[Stored items]
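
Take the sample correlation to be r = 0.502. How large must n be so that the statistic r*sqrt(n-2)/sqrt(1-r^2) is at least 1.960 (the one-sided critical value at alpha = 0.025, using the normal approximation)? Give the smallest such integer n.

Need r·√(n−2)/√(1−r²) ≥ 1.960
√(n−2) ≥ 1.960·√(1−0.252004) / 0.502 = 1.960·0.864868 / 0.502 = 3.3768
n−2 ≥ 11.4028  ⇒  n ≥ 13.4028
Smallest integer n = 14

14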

→ Exercise instructions
Each line above must be retyped exactly in the response.

→ Your response
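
Take the sample correlation to be r = 0.502. How large must n be so that the statistic r*sqrt(n-2)/sqrt(1-r^2) is at least 1.960 (the one-sided critical value at alpha = 0.025, using the normal approximation)? Give the smallest such integer n.

Need r·√(n−2)/√(1−r²) ≥ 1.960
√(n−2) ≥ 1.960·√(1−0.252004) / 0.502 = 1.960·0.864868 / 0.502 = 3.3768
n−2 ≥ 11.4028  ⇒  n ≥ 13.4028
Smallest integer n = 14

14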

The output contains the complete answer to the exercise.